Data excerpts.

--

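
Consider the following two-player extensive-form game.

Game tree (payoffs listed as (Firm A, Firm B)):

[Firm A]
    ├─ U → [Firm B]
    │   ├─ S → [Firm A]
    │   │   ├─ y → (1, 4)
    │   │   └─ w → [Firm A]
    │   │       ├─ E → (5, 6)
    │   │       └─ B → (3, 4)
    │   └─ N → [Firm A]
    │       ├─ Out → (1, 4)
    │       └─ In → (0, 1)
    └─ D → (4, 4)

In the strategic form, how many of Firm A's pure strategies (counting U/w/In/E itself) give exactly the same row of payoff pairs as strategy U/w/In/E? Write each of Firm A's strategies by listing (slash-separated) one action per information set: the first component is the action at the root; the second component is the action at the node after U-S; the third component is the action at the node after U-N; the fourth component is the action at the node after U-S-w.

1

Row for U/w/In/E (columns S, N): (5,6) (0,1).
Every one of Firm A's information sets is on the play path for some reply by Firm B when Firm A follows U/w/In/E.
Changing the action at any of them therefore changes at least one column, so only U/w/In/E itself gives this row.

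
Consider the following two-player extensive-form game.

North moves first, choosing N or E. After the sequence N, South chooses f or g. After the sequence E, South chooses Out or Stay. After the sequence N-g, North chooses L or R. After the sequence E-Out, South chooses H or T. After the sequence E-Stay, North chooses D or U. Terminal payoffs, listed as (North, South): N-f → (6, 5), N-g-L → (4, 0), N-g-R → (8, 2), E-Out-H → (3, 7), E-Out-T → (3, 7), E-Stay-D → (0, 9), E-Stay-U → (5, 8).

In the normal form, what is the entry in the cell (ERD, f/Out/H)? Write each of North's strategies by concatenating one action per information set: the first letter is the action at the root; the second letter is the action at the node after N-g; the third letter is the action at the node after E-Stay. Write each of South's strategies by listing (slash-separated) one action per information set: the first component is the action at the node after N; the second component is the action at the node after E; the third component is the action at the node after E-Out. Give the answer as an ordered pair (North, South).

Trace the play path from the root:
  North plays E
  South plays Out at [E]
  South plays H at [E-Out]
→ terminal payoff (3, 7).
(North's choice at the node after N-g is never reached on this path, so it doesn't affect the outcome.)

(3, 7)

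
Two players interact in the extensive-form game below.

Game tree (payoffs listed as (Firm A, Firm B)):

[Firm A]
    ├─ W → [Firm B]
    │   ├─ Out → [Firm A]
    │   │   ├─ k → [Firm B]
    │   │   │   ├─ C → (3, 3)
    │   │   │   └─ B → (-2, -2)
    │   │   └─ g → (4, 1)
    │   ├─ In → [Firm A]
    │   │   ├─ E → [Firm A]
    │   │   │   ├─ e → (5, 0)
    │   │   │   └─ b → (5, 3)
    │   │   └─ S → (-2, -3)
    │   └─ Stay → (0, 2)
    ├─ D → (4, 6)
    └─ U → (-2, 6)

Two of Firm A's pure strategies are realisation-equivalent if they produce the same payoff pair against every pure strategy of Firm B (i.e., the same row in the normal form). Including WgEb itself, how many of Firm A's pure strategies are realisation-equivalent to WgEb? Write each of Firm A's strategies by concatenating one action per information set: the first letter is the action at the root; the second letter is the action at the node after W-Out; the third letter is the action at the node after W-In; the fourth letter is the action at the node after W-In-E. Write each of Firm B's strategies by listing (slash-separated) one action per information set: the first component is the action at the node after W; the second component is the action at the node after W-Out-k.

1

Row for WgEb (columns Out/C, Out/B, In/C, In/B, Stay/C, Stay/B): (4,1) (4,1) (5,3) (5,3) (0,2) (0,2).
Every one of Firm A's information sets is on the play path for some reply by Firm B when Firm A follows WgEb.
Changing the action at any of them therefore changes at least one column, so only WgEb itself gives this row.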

--

YOUR OBJECTIVE.
After reading the data above, print it all again exactly.

WRITTEN RESPONSE.
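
Consider the following two-player extensive-form game.

Game tree (payoffs listed as (Firm A, Firm B)):

[Firm A]
    ├─ U → [Firm B]
    │   ├─ S → [Firm A]
    │   │   ├─ y → (1, 4)
    │   │   └─ w → [Firm A]
    │   │       ├─ E → (5, 6)
    │   │       └─ B → (3, 4)
    │   └─ N → [Firm A]
    │       ├─ Out → (1, 4)
    │       └─ In → (0, 1)
    └─ D → (4, 4)

In the strategic form, how many of Firm A's pure strategies (counting U/w/In/E itself) give exactly the same row of payoff pairs as strategy U/w/In/E? Write each of Firm A's strategies by listing (slash-separated) one action per information set: the first component is the action at the root; the second component is the action at the node after U-S; the third component is the action at the node after U-N; the fourth component is the action at the node after U-S-w.

1

Row for U/w/In/E (columns S, N): (5,6) (0,1).
Every one of Firm A's information sets is on the play path for some reply by Firm B when Firm A follows U/w/In/E.
Changing the action at any of them therefore changes at least one column, so only U/w/In/E itself gives this row.

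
Consider the following two-player extensive-form game.

North moves first, choosing N or E. After the sequence N, South chooses f or g. After the sequence E, South chooses Out or Stay. After the sequence N-g, North chooses L or R. After the sequence E-Out, South chooses H or T. After the sequence E-Stay, North chooses D or U. Terminal payoffs, listed as (North, South): N-f → (6, 5), N-g-L → (4, 0), N-g-R → (8, 2), E-Out-H → (3, 7), E-Out-T → (3, 7), E-Stay-D → (0, 9), E-Stay-U → (5, 8).

In the normal form, what is the entry in the cell (ERD, f/Out/H)? Write each of North's strategies by concatenating one action per information set: the first letter is the action at the root; the second letter is the action at the node after N-g; the third letter is the action at the node after E-Stay. Write each of South's strategies by listing (slash-separated) one action per information set: the first component is the action at the node after N; the second component is the action at the node after E; the third component is the action at the node after E-Out. Give the answer as an ordered pair (North, South).

Trace the play path from the root:
  North plays E
  South plays Out at [E]
  South plays H at [E-Out]
→ terminal payoff (3, 7).
(North's choice at the node after N-g is never reached on this path, so it doesn't affect the outcome.)

(3, 7)

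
Two players interact in the extensive-form game below.

Game tree (payoffs listed as (Firm A, Firm B)):

[Firm A]
    ├─ W → [Firm B]
    │   ├─ Out → [Firm A]
    │   │   ├─ k → [Firm B]
    │   │   │   ├─ C → (3, 3)
    │   │   │   └─ B → (-2, -2)
    │   │   └─ g → (4, 1)
    │   ├─ In → [Firm A]
    │   │   ├─ E → [Firm A]
    │   │   │   ├─ e → (5, 0)
    │   │   │   └─ b → (5, 3)
    │   │   └─ S → (-2, -3)
    │   └─ Stay → (0, 2)
    ├─ D → (4, 6)
    └─ U → (-2, 6)

Two of Firm A's pure strategies are realisation-equivalent if they produce the same payoff pair against every pure strategy of Firm B (i.e., the same row in the normal form). Including WgEb itself, how many of Firm A's pure strategies are realisation-equivalent to WgEb? Write each of Firm A's strategies by concatenating one action per information set: the first letter is the action at the root; the second letter is the action at the node after W-Out; the third letter is the action at the node after W-In; the fourth letter is the action at the node after W-In-E. Write each of Firm B's strategies by listing (slash-separated) one action per information set: the first component is the action at the node after W; the second component is the action at the node after W-Out-k.

1

Row for WgEb (columns Out/C, Out/B, In/C, In/B, Stay/C, Stay/B): (4,1) (4,1) (5,3) (5,3) (0,2) (0,2).
Every one of Firm A's information sets is on the play path for some reply by Firm B when Firm A follows WgEb.
Changing the action at any of them therefore changes at least one column, so only WgEb itself gives this row.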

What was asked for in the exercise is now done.